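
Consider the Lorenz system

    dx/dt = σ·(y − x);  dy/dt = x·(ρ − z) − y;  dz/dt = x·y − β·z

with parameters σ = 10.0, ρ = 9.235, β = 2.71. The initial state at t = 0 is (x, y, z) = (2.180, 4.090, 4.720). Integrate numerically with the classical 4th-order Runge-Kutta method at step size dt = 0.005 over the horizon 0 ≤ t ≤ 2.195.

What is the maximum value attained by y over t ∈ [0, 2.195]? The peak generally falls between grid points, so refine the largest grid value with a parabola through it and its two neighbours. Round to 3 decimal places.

t=0.000: state=(2.180, 4.090, 4.720)
step 1 (dt=0.005): k1=(19.100, 5.753, -3.875), k2=(18.766, 5.975, -3.621), k3=(18.780, 5.970, -3.625), k4=(18.459, 6.188, -3.374); state += dt/6·(k1+2k2+2k3+k4)
t=0.005: state=(2.274, 4.120, 4.702)
t=0.010: state=(2.365, 4.152, 4.686)
t=0.015: state=(2.453, 4.186, 4.673)
continuing one RK4 step at a time; state shown every 20 steps (Δt=0.1):
t=0.100: state=(3.693, 4.997, 4.804)
t=0.200: state=(4.949, 6.161, 5.815)
t=0.300: state=(6.028, 6.894, 7.650)
t=0.400: state=(6.514, 6.559, 9.626)
t=0.500: state=(6.109, 5.313, 10.666)
t=0.600: state=(5.122, 4.057, 10.417)
t=0.700: state=(4.158, 3.353, 9.414)
t=0.800: state=(3.563, 3.179, 8.257)
t=0.900: state=(3.374, 3.366, 7.275)
t=1.000: state=(3.518, 3.803, 6.621)
t=1.100: state=(3.918, 4.418, 6.388)
t=1.200: state=(4.486, 5.100, 6.634)
t=1.300: state=(5.090, 5.651, 7.339)
t=1.400: state=(5.534, 5.827, 8.305)
t=1.500: state=(5.631, 5.527, 9.142)
t=1.600: state=(5.353, 4.931, 9.496)
t=1.700: state=(4.868, 4.361, 9.310)
t=1.800: state=(4.408, 4.021, 8.784)
t=1.900: state=(4.123, 3.946, 8.171)
t=2.000: state=(4.054, 4.089, 7.659)
t=2.100: state=(4.178, 4.382, 7.363)
t=2.195: state=(4.425, 4.728, 7.334)
largest grid value and its neighbours: y(0.315)=6.92079, y(0.320)=6.92377, y(0.325)=6.92372
parabola through these three points peaks at t≈0.322 with y≈6.92413

max y = 6.924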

= = =

▸ **What to work on**
Please return every entry exactly as it appears.

▸ **Solution to the exercise**
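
Consider the Lorenz system

    dx/dt = σ·(y − x);  dy/dt = x·(ρ − z) − y;  dz/dt = x·y − β·z

with parameters σ = 10.0, ρ = 9.235, β = 2.71. The initial state at t = 0 is (x, y, z) = (2.180, 4.090, 4.720). Integrate numerically with the classical 4th-order Runge-Kutta method at step size dt = 0.005 over the horizon 0 ≤ t ≤ 2.195.

What is the maximum value attained by y over t ∈ [0, 2.195]? The peak generally falls between grid points, so refine the largest grid value with a parabola through it and its two neighbours. Round to 3 decimal places.

t=0.000: state=(2.180, 4.090, 4.720)
step 1 (dt=0.005): k1=(19.100, 5.753, -3.875), k2=(18.766, 5.975, -3.621), k3=(18.780, 5.970, -3.625), k4=(18.459, 6.188, -3.374); state += dt/6·(k1+2k2+2k3+k4)
t=0.005: state=(2.274, 4.120, 4.702)
t=0.010: state=(2.365, 4.152, 4.686)
t=0.015: state=(2.453, 4.186, 4.673)
continuing one RK4 step at a time; state shown every 20 steps (Δt=0.1):
t=0.100: state=(3.693, 4.997, 4.804)
t=0.200: state=(4.949, 6.161, 5.815)
t=0.300: state=(6.028, 6.894, 7.650)
t=0.400: state=(6.514, 6.559, 9.626)
t=0.500: state=(6.109, 5.313, 10.666)
t=0.600: state=(5.122, 4.057, 10.417)
t=0.700: state=(4.158, 3.353, 9.414)
t=0.800: state=(3.563, 3.179, 8.257)
t=0.900: state=(3.374, 3.366, 7.275)
t=1.000: state=(3.518, 3.803, 6.621)
t=1.100: state=(3.918, 4.418, 6.388)
t=1.200: state=(4.486, 5.100, 6.634)
t=1.300: state=(5.090, 5.651, 7.339)
t=1.400: state=(5.534, 5.827, 8.305)
t=1.500: state=(5.631, 5.527, 9.142)
t=1.600: state=(5.353, 4.931, 9.496)
t=1.700: state=(4.868, 4.361, 9.310)
t=1.800: state=(4.408, 4.021, 8.784)
t=1.900: state=(4.123, 3.946, 8.171)
t=2.000: state=(4.054, 4.089, 7.659)
t=2.100: state=(4.178, 4.382, 7.363)
t=2.195: state=(4.425, 4.728, 7.334)
largest grid value and its neighbours: y(0.315)=6.92079, y(0.320)=6.92377, y(0.325)=6.92372
parabola through these three points peaks at t≈0.322 with y≈6.92413

max y = 6.924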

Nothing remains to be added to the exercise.